Excerpted data section start

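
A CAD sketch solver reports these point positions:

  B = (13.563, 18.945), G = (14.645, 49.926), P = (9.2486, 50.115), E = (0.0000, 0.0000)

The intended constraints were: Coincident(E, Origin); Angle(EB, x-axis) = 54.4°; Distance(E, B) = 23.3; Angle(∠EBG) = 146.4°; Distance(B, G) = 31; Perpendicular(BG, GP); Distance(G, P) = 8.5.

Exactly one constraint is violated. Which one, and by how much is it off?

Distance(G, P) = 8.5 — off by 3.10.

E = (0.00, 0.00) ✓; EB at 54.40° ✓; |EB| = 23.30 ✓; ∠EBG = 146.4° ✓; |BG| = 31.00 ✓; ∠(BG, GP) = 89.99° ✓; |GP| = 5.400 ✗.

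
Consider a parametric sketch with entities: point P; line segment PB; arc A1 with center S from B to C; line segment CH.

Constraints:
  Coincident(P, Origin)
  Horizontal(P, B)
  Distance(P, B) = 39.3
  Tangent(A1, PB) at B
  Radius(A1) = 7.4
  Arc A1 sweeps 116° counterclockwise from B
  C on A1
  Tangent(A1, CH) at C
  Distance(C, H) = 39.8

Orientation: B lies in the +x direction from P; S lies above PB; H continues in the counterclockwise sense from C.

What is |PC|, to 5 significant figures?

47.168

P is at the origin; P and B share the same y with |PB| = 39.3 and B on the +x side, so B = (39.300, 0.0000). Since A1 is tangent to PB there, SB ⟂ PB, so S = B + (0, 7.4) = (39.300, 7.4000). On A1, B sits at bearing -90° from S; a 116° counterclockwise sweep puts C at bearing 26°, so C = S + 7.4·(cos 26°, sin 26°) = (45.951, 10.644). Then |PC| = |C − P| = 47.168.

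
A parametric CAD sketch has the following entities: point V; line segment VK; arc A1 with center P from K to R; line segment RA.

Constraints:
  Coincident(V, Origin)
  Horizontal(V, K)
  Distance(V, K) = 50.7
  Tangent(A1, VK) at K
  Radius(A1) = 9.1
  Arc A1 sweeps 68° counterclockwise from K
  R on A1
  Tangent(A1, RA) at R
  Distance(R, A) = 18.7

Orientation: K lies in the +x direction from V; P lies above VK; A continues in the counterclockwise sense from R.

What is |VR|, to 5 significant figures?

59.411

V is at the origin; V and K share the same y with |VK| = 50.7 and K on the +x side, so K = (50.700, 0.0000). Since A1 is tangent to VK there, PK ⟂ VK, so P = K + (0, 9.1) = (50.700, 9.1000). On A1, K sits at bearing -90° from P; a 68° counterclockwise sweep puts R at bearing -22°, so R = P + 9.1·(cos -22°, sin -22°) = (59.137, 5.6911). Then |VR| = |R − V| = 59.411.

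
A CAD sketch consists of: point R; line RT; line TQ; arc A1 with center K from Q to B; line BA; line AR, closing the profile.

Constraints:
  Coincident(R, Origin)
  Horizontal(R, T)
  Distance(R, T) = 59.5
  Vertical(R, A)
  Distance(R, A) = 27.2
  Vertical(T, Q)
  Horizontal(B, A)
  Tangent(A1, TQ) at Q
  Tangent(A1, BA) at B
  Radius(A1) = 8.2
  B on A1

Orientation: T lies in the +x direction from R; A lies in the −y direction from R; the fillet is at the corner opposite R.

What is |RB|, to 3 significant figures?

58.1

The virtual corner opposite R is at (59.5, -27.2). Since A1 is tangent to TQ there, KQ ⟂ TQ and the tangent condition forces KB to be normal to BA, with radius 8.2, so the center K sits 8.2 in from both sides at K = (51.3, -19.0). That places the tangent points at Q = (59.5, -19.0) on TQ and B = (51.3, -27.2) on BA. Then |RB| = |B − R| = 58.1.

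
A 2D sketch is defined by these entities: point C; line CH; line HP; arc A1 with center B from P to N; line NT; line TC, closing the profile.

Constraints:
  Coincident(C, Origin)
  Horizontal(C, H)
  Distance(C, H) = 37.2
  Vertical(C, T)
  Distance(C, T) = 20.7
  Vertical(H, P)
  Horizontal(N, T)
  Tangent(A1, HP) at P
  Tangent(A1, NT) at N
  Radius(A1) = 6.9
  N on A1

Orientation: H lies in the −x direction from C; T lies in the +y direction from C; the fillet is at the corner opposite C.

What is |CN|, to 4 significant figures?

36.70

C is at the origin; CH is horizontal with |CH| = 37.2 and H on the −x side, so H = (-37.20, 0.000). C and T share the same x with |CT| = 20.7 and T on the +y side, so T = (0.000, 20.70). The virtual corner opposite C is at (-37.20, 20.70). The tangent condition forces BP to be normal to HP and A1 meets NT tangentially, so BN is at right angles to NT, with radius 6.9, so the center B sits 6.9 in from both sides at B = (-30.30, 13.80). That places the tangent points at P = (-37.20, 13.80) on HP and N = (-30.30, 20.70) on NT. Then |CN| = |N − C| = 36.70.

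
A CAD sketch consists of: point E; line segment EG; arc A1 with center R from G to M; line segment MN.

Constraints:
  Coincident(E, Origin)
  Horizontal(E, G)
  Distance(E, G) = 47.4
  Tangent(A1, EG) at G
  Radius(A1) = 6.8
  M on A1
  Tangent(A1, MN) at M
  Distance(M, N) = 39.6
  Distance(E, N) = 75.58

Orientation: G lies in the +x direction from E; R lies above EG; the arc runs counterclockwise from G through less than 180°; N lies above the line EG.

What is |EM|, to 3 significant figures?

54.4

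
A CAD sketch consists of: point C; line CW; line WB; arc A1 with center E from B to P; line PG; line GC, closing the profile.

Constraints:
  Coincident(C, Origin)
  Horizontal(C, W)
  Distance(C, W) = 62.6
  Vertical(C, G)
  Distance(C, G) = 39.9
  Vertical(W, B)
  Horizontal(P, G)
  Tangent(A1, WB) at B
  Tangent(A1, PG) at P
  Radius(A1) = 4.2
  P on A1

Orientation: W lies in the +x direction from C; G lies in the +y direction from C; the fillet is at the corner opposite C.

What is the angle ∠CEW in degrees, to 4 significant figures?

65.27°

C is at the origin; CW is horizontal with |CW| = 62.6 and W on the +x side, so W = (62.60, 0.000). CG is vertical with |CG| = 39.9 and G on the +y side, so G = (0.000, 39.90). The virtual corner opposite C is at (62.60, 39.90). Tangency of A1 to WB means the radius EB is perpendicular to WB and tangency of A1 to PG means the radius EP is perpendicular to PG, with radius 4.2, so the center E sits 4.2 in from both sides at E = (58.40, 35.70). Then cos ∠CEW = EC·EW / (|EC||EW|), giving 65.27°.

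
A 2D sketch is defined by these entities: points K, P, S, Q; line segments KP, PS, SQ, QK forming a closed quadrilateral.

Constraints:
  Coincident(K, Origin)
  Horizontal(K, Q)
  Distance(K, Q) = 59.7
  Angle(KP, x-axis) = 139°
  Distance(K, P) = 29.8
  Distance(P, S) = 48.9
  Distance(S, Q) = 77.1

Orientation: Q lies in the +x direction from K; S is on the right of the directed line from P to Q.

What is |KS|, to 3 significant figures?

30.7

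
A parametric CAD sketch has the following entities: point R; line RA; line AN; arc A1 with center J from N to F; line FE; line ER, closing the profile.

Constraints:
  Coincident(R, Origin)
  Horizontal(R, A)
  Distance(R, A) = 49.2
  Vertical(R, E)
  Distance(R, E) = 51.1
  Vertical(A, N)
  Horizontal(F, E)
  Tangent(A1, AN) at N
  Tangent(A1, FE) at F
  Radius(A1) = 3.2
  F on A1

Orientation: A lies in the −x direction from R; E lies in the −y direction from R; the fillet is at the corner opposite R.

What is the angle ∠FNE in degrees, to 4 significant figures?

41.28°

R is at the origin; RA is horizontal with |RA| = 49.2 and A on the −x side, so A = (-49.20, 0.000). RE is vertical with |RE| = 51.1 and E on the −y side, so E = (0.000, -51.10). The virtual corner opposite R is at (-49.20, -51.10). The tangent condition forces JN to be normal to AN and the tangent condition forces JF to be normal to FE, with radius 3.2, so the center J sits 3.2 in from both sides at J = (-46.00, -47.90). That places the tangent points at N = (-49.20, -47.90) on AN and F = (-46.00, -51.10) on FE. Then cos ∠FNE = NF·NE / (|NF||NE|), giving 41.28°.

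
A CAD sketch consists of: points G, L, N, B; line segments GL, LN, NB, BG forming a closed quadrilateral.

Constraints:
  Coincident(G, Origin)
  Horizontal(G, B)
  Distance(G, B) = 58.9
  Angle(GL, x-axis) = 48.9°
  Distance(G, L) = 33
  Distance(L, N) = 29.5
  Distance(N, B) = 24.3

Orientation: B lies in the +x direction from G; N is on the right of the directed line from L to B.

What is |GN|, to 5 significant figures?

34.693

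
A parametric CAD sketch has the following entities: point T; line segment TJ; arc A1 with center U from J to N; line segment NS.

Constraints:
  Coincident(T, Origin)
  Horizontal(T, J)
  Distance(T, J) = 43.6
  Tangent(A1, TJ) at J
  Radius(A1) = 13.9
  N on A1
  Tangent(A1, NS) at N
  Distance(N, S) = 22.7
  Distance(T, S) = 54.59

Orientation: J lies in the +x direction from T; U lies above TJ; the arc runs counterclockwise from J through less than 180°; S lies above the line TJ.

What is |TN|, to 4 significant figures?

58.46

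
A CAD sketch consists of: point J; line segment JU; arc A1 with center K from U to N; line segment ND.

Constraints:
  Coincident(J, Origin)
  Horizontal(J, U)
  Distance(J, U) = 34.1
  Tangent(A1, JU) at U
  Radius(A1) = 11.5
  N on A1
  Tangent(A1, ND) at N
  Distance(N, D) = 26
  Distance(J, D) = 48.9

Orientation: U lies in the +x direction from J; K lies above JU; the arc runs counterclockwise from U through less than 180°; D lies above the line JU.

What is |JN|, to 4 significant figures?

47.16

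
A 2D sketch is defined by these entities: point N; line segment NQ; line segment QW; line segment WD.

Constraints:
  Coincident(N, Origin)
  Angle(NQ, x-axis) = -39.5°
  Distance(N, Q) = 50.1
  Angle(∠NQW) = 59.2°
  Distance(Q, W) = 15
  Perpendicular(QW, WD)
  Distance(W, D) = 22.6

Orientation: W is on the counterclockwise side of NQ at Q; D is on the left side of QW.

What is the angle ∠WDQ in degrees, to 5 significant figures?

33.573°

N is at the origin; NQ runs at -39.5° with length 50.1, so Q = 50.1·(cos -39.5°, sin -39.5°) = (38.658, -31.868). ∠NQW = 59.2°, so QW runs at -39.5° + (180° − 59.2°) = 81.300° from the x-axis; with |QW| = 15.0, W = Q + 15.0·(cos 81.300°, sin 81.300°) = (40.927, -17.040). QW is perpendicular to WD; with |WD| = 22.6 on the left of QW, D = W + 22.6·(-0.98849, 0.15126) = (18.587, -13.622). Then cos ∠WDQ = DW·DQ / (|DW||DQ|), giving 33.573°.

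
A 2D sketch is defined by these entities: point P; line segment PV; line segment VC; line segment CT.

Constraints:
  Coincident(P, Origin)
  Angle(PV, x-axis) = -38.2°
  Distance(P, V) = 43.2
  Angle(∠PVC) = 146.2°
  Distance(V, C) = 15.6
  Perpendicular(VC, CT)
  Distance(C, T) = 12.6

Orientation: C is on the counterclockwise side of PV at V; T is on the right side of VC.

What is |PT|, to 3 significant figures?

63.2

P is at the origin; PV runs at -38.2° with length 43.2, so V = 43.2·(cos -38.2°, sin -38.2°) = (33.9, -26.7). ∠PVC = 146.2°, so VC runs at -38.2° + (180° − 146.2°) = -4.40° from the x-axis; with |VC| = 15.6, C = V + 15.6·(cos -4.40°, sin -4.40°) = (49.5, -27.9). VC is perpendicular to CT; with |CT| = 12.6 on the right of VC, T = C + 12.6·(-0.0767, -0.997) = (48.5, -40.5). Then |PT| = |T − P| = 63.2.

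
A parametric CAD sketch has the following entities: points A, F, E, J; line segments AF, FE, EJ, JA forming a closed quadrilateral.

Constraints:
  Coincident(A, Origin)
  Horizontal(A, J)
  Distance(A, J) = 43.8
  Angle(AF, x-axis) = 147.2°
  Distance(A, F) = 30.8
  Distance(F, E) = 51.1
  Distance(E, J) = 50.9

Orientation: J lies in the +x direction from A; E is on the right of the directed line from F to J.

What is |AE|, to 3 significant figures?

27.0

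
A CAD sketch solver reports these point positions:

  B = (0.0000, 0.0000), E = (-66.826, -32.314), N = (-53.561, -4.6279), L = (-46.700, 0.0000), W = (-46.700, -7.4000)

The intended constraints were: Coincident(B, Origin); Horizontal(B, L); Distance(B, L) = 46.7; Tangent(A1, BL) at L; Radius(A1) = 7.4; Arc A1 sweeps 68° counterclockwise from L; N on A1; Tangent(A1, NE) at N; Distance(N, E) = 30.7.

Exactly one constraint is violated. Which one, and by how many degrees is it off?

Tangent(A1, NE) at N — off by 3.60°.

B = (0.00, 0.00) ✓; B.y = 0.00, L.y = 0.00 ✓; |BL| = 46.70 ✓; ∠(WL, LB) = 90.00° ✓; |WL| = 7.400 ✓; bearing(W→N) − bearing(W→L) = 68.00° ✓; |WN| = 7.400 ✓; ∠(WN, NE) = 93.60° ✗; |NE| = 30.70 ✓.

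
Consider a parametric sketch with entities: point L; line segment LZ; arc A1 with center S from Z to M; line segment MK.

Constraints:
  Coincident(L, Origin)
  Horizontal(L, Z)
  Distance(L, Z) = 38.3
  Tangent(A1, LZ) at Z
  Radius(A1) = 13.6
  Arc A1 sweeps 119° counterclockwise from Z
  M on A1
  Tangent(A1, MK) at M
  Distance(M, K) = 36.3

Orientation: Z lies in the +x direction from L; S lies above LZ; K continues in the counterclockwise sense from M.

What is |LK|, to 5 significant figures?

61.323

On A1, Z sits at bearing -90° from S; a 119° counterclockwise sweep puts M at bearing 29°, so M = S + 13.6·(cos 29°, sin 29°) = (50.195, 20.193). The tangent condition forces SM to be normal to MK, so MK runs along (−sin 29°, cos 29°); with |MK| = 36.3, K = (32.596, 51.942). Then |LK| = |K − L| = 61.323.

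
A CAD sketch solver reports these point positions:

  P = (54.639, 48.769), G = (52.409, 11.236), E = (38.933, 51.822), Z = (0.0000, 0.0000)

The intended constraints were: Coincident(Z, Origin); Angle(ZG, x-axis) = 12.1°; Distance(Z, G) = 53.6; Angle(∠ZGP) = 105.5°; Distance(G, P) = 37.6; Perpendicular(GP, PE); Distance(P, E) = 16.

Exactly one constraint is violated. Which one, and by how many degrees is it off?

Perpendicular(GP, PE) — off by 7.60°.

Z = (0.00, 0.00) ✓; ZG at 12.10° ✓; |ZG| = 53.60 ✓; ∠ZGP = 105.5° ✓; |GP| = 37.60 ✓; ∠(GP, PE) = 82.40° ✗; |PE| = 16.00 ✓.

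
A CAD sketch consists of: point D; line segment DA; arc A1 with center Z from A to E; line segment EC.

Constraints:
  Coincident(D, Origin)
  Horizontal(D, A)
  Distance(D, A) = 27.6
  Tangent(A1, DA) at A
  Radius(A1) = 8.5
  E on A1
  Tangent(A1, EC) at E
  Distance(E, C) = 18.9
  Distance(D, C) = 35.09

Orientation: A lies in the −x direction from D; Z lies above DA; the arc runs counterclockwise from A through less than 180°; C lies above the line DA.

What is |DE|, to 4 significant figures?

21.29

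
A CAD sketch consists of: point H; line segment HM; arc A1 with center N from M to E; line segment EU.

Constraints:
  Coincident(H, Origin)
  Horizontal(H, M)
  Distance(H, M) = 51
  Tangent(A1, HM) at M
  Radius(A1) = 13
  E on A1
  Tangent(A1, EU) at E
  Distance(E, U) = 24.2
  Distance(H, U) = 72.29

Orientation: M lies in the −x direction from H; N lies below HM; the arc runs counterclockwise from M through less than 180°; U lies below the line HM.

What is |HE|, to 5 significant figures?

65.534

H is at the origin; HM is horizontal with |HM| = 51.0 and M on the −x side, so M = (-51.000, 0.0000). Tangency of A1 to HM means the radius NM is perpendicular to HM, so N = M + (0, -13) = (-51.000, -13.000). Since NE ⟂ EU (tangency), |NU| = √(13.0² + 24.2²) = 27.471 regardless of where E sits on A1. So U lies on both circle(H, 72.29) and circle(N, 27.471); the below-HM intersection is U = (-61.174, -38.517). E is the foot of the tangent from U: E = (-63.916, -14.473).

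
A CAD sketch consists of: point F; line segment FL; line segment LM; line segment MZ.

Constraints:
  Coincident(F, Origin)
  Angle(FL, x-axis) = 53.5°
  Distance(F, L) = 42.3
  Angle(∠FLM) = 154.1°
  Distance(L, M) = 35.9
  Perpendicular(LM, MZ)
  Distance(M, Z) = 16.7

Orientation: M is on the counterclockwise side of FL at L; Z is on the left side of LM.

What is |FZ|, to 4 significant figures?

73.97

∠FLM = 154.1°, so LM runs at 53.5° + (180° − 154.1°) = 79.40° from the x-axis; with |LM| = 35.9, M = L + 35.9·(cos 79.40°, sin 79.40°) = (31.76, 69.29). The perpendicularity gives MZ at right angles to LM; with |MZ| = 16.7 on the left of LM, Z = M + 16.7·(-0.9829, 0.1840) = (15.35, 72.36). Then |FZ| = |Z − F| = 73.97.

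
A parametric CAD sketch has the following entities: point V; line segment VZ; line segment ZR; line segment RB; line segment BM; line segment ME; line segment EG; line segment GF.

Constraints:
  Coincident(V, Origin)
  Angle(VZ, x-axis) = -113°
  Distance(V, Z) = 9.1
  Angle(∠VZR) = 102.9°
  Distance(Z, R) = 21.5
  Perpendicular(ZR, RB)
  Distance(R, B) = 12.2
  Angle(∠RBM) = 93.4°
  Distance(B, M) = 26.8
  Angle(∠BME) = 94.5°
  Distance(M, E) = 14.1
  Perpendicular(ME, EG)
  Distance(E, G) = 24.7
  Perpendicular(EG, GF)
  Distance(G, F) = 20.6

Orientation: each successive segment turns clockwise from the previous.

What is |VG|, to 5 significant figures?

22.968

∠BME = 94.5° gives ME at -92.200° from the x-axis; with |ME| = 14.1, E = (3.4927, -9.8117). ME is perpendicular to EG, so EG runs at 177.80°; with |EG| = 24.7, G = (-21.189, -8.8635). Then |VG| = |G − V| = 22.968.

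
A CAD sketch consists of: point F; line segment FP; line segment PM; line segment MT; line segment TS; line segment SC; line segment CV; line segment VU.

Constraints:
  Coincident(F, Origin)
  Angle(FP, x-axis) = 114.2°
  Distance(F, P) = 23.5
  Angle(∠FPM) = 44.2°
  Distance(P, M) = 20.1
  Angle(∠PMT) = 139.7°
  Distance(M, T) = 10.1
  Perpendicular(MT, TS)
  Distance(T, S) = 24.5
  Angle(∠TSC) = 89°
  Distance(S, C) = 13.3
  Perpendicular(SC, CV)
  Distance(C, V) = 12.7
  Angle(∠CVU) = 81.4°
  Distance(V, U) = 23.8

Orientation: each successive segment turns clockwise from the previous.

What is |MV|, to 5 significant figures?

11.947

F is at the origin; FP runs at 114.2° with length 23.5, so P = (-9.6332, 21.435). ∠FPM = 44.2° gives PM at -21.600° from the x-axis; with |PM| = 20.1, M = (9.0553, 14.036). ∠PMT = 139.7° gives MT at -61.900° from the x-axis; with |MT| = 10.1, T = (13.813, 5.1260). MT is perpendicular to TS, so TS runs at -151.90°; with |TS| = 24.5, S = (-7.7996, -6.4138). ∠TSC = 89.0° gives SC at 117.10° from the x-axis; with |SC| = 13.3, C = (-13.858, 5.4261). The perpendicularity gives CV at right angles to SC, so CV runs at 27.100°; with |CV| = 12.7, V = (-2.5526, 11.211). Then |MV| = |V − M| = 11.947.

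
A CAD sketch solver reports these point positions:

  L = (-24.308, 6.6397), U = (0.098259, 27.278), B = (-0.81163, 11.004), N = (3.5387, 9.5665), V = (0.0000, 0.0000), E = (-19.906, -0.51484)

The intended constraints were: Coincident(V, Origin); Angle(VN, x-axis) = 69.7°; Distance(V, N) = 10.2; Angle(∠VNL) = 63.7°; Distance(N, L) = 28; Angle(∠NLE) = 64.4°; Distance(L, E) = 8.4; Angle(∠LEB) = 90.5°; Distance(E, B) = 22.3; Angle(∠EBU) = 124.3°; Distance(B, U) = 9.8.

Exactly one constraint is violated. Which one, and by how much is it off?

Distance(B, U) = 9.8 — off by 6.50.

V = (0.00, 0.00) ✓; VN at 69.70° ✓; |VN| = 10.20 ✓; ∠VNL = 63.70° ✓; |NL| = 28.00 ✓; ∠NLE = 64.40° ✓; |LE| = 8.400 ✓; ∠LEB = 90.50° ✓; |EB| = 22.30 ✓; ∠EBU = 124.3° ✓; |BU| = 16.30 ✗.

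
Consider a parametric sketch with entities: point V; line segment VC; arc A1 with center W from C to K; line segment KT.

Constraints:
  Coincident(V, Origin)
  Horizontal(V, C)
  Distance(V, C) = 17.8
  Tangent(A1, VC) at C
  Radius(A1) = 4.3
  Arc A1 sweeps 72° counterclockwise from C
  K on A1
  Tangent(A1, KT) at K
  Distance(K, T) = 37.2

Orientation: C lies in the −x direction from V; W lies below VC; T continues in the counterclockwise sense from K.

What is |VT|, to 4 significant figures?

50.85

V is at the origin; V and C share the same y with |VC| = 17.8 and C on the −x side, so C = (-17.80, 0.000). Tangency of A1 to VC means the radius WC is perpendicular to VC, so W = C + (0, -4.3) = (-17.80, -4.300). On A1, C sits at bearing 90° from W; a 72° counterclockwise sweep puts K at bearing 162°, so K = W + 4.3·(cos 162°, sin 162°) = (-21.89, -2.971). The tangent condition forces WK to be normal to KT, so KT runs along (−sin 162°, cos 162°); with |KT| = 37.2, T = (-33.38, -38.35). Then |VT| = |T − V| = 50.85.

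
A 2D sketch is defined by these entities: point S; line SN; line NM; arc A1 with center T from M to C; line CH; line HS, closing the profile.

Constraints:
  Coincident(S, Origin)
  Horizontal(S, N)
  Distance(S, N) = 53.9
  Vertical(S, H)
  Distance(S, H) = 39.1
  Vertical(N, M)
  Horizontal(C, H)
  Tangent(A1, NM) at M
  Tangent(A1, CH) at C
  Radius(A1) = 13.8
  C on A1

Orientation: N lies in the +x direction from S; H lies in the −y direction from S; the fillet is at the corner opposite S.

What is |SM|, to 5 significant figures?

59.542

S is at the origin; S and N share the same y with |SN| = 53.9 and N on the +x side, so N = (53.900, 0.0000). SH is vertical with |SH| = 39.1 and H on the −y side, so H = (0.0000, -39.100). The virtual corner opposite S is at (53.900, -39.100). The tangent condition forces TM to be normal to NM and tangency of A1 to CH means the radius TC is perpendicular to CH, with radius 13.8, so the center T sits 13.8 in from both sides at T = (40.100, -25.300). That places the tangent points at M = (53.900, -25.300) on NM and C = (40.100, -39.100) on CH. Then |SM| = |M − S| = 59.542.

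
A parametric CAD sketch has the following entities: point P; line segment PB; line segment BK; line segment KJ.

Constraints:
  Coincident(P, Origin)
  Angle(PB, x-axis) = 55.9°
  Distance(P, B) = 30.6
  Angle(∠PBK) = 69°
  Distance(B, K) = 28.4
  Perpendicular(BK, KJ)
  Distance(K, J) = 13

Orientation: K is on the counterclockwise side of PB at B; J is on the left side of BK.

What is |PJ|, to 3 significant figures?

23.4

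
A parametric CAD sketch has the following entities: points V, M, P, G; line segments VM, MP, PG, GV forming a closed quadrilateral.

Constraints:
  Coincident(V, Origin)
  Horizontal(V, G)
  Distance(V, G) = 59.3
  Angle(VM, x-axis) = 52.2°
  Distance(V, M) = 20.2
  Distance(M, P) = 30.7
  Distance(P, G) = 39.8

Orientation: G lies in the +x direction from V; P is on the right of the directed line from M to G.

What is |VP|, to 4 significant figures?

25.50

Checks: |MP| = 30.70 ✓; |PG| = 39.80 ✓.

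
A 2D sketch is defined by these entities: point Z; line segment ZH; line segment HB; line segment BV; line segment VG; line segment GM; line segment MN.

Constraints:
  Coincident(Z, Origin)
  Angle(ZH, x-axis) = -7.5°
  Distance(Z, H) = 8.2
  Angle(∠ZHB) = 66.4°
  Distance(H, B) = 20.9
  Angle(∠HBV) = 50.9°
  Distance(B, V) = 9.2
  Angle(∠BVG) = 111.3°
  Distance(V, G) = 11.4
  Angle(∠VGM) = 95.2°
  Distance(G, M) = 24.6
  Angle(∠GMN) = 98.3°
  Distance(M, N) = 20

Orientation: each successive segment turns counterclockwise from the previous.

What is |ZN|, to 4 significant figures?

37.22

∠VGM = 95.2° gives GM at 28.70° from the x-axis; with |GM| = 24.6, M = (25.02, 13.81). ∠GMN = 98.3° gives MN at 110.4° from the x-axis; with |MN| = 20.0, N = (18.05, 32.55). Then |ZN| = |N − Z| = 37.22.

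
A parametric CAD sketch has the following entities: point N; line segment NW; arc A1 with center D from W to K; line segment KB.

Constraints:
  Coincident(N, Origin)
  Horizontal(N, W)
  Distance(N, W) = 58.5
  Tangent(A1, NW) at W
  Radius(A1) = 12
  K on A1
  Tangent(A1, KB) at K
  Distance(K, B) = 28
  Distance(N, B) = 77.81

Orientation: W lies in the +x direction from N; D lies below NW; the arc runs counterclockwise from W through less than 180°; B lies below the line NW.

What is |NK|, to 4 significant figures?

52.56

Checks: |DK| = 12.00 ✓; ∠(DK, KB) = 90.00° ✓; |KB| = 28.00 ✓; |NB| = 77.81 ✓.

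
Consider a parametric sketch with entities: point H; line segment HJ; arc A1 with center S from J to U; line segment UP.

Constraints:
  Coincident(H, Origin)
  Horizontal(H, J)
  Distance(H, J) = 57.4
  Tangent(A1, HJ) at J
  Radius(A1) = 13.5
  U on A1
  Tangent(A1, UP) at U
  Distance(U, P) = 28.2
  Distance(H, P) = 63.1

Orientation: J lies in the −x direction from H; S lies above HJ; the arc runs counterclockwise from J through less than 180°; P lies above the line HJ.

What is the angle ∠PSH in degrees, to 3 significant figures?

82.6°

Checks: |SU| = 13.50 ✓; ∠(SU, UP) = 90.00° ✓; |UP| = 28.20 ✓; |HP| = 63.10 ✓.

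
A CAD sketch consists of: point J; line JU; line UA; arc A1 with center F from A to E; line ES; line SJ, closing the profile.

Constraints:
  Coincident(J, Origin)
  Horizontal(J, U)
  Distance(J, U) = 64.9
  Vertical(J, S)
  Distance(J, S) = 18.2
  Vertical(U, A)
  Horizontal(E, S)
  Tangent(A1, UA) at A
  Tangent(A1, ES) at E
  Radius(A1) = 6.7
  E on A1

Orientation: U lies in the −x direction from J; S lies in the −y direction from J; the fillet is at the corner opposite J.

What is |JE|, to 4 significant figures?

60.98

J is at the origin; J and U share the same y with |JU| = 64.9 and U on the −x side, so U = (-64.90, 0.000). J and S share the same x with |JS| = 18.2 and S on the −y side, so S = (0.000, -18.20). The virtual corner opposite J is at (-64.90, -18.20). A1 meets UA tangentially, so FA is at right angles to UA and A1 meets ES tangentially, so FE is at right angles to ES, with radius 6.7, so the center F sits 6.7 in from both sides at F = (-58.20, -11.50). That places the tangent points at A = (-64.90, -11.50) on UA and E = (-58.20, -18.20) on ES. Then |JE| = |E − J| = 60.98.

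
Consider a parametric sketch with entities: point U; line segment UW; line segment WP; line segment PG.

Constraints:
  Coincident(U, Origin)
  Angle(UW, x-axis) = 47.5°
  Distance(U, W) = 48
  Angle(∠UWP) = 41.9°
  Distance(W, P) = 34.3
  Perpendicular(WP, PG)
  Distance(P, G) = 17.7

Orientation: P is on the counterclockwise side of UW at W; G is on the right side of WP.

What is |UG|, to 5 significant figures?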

Excerpted data section end

Your instructions:
Every line above from the line with "Perpendicular(SC, CV)" to the line with "L = (-24.308, 6.6397), U", inclusive, must be returned exactly; no other line belongs in the reply.

Task answer:
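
  Perpendicular(SC, CV)
  Distance(C, V) = 12.7
  Angle(∠CVU) = 81.4°
  Distance(V, U) = 23.8

Orientation: each successive segment turns clockwise from the previous.

What is |MV|, to 5 significant figures?

11.947

F is at the origin; FP runs at 114.2° with length 23.5, so P = (-9.6332, 21.435). ∠FPM = 44.2° gives PM at -21.600° from the x-axis; with |PM| = 20.1, M = (9.0553, 14.036). ∠PMT = 139.7° gives MT at -61.900° from the x-axis; with |MT| = 10.1, T = (13.813, 5.1260). MT is perpendicular to TS, so TS runs at -151.90°; with |TS| = 24.5, S = (-7.7996, -6.4138). ∠TSC = 89.0° gives SC at 117.10° from the x-axis; with |SC| = 13.3, C = (-13.858, 5.4261). The perpendicularity gives CV at right angles to SC, so CV runs at 27.100°; with |CV| = 12.7, V = (-2.5526, 11.211). Then |MV| = |V − M| = 11.947.

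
A CAD sketch solver reports these point positions:

  L = (-24.308, 6.6397), U = (0.098259, 27.278), B = (-0.81163, 11.004), N = (3.5387, 9.5665), V = (0.0000, 0.0000), E = (-19.906, -0.51484)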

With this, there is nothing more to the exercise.